*Exercise requirements:* Some lines in the entries contain the word "courier". Copy all of them.

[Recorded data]
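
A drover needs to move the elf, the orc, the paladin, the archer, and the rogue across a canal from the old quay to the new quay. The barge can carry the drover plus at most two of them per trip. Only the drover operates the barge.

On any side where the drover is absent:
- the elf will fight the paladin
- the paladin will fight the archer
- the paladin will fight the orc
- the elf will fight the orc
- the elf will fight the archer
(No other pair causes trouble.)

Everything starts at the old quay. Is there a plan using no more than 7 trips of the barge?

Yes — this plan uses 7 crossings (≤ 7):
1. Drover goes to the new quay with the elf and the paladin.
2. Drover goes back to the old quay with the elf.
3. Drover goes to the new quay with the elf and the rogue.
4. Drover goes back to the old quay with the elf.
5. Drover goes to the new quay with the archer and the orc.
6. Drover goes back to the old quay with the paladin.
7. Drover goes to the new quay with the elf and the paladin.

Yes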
---
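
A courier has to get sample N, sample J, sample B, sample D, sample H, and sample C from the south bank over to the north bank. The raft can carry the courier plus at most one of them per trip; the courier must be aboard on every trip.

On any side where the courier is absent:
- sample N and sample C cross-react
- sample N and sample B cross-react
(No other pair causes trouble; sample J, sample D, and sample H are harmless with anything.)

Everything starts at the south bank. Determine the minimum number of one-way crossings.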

*Answer box:*
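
A courier has to get sample N, sample J, sample B, sample D, sample H, and sample C from the south bank over to the north bank. The raft can carry the courier plus at most one of them per trip; the courier must be aboard on every trip.
On any side where the courier is absent: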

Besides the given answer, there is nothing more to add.